### The task
An identical copy of every entry below is the required output.

+ + + +

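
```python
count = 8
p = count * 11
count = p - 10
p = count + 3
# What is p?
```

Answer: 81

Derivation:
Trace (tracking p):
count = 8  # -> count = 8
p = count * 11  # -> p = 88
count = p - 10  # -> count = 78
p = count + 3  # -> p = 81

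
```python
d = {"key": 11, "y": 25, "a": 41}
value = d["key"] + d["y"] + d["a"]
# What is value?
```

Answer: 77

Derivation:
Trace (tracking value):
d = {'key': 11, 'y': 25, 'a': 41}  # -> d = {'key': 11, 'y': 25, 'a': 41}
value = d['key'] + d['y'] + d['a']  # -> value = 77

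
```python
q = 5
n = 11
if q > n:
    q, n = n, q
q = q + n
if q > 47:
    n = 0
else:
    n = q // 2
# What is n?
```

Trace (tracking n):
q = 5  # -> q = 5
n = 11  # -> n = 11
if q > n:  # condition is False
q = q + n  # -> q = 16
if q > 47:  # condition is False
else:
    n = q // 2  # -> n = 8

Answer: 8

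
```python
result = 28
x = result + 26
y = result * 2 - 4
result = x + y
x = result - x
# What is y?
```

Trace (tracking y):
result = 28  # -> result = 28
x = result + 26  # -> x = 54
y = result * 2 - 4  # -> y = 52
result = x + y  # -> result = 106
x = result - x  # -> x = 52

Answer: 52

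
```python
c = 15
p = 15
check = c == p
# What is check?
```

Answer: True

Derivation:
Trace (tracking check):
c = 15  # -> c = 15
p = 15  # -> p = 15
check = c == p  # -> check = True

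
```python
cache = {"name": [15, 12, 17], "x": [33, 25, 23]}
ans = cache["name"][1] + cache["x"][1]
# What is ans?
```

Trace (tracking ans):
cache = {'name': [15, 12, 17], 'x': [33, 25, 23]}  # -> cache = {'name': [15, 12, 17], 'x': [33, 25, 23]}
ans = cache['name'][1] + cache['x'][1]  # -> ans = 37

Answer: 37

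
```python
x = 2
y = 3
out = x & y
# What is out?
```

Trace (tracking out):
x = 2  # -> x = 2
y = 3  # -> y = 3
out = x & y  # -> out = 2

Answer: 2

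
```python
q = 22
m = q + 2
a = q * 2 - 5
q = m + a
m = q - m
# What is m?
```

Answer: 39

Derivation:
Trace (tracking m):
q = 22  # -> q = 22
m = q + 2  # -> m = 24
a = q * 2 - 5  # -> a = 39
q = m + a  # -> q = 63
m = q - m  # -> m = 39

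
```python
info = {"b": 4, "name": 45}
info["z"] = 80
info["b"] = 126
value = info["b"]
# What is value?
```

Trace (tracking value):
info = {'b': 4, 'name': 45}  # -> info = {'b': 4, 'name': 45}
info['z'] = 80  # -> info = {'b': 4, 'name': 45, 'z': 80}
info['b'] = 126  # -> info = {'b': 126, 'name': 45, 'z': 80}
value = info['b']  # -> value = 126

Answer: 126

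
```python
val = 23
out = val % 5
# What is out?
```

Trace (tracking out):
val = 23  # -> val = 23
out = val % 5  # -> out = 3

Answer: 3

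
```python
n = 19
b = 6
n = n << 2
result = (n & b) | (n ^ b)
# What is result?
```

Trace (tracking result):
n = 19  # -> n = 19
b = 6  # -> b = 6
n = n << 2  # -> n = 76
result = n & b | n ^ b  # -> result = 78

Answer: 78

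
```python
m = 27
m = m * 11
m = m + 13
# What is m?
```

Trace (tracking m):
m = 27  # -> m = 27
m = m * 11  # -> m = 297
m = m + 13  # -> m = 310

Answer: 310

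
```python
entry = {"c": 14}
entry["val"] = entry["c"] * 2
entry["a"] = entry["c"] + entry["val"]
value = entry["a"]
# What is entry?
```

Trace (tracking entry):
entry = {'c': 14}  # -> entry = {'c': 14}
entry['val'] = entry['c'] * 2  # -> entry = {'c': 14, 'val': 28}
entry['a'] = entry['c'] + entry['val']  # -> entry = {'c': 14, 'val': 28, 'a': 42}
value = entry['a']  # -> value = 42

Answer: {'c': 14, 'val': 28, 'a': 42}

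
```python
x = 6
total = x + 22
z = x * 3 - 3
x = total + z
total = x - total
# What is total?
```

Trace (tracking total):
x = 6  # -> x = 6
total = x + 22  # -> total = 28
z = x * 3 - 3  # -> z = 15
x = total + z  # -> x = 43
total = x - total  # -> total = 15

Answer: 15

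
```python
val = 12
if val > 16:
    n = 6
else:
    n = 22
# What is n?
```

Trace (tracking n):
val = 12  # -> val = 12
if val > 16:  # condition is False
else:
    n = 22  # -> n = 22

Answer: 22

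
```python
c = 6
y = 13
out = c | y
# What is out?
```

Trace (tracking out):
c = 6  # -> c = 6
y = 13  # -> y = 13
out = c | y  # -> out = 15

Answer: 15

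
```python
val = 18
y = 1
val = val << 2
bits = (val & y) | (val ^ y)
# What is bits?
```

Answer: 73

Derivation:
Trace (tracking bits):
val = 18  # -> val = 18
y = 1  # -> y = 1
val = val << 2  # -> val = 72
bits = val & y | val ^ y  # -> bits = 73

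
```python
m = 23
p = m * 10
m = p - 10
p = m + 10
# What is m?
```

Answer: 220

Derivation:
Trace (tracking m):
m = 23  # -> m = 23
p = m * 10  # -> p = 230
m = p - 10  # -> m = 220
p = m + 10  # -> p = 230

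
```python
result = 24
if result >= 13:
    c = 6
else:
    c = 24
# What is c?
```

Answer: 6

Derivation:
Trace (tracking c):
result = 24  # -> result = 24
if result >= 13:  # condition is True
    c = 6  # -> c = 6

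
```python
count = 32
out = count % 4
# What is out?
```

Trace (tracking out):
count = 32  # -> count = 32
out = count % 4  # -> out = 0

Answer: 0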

+ + + +

### Your response
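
```python
count = 8
p = count * 11
count = p - 10
p = count + 3
# What is p?
```

Answer: 81

Derivation:
Trace (tracking p):
count = 8  # -> count = 8
p = count * 11  # -> p = 88
count = p - 10  # -> count = 78
p = count + 3  # -> p = 81

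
```python
d = {"key": 11, "y": 25, "a": 41}
value = d["key"] + d["y"] + d["a"]
# What is value?
```

Answer: 77

Derivation:
Trace (tracking value):
d = {'key': 11, 'y': 25, 'a': 41}  # -> d = {'key': 11, 'y': 25, 'a': 41}
value = d['key'] + d['y'] + d['a']  # -> value = 77

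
```python
q = 5
n = 11
if q > n:
    q, n = n, q
q = q + n
if q > 47:
    n = 0
else:
    n = q // 2
# What is n?
```

Trace (tracking n):
q = 5  # -> q = 5
n = 11  # -> n = 11
if q > n:  # condition is False
q = q + n  # -> q = 16
if q > 47:  # condition is False
else:
    n = q // 2  # -> n = 8

Answer: 8

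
```python
result = 28
x = result + 26
y = result * 2 - 4
result = x + y
x = result - x
# What is y?
```

Trace (tracking y):
result = 28  # -> result = 28
x = result + 26  # -> x = 54
y = result * 2 - 4  # -> y = 52
result = x + y  # -> result = 106
x = result - x  # -> x = 52

Answer: 52

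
```python
c = 15
p = 15
check = c == p
# What is check?
```

Answer: True

Derivation:
Trace (tracking check):
c = 15  # -> c = 15
p = 15  # -> p = 15
check = c == p  # -> check = True

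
```python
cache = {"name": [15, 12, 17], "x": [33, 25, 23]}
ans = cache["name"][1] + cache["x"][1]
# What is ans?
```

Trace (tracking ans):
cache = {'name': [15, 12, 17], 'x': [33, 25, 23]}  # -> cache = {'name': [15, 12, 17], 'x': [33, 25, 23]}
ans = cache['name'][1] + cache['x'][1]  # -> ans = 37

Answer: 37

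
```python
x = 2
y = 3
out = x & y
# What is out?
```

Trace (tracking out):
x = 2  # -> x = 2
y = 3  # -> y = 3
out = x & y  # -> out = 2

Answer: 2

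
```python
q = 22
m = q + 2
a = q * 2 - 5
q = m + a
m = q - m
# What is m?
```

Answer: 39

Derivation:
Trace (tracking m):
q = 22  # -> q = 22
m = q + 2  # -> m = 24
a = q * 2 - 5  # -> a = 39
q = m + a  # -> q = 63
m = q - m  # -> m = 39

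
```python
info = {"b": 4, "name": 45}
info["z"] = 80
info["b"] = 126
value = info["b"]
# What is value?
```

Trace (tracking value):
info = {'b': 4, 'name': 45}  # -> info = {'b': 4, 'name': 45}
info['z'] = 80  # -> info = {'b': 4, 'name': 45, 'z': 80}
info['b'] = 126  # -> info = {'b': 126, 'name': 45, 'z': 80}
value = info['b']  # -> value = 126

Answer: 126

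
```python
val = 23
out = val % 5
# What is out?
```

Trace (tracking out):
val = 23  # -> val = 23
out = val % 5  # -> out = 3

Answer: 3

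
```python
n = 19
b = 6
n = n << 2
result = (n & b) | (n ^ b)
# What is result?
```

Trace (tracking result):
n = 19  # -> n = 19
b = 6  # -> b = 6
n = n << 2  # -> n = 76
result = n & b | n ^ b  # -> result = 78

Answer: 78

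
```python
m = 27
m = m * 11
m = m + 13
# What is m?
```

Trace (tracking m):
m = 27  # -> m = 27
m = m * 11  # -> m = 297
m = m + 13  # -> m = 310

Answer: 310

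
```python
entry = {"c": 14}
entry["val"] = entry["c"] * 2
entry["a"] = entry["c"] + entry["val"]
value = entry["a"]
# What is entry?
```

Trace (tracking entry):
entry = {'c': 14}  # -> entry = {'c': 14}
entry['val'] = entry['c'] * 2  # -> entry = {'c': 14, 'val': 28}
entry['a'] = entry['c'] + entry['val']  # -> entry = {'c': 14, 'val': 28, 'a': 42}
value = entry['a']  # -> value = 42

Answer: {'c': 14, 'val': 28, 'a': 42}

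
```python
x = 6
total = x + 22
z = x * 3 - 3
x = total + z
total = x - total
# What is total?
```

Trace (tracking total):
x = 6  # -> x = 6
total = x + 22  # -> total = 28
z = x * 3 - 3  # -> z = 15
x = total + z  # -> x = 43
total = x - total  # -> total = 15

Answer: 15

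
```python
val = 12
if val > 16:
    n = 6
else:
    n = 22
# What is n?
```

Trace (tracking n):
val = 12  # -> val = 12
if val > 16:  # condition is False
else:
    n = 22  # -> n = 22

Answer: 22

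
```python
c = 6
y = 13
out = c | y
# What is out?
```

Trace (tracking out):
c = 6  # -> c = 6
y = 13  # -> y = 13
out = c | y  # -> out = 15

Answer: 15

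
```python
val = 18
y = 1
val = val << 2
bits = (val & y) | (val ^ y)
# What is bits?
```

Answer: 73

Derivation:
Trace (tracking bits):
val = 18  # -> val = 18
y = 1  # -> y = 1
val = val << 2  # -> val = 72
bits = val & y | val ^ y  # -> bits = 73

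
```python
m = 23
p = m * 10
m = p - 10
p = m + 10
# What is m?
```

Answer: 220

Derivation:
Trace (tracking m):
m = 23  # -> m = 23
p = m * 10  # -> p = 230
m = p - 10  # -> m = 220
p = m + 10  # -> p = 230

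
```python
result = 24
if result >= 13:
    c = 6
else:
    c = 24
# What is c?
```

Answer: 6

Derivation:
Trace (tracking c):
result = 24  # -> result = 24
if result >= 13:  # condition is True
    c = 6  # -> c = 6

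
```python
count = 32
out = count % 4
# What is out?
```

Trace (tracking out):
count = 32  # -> count = 32
out = count % 4  # -> out = 0

Answer: 0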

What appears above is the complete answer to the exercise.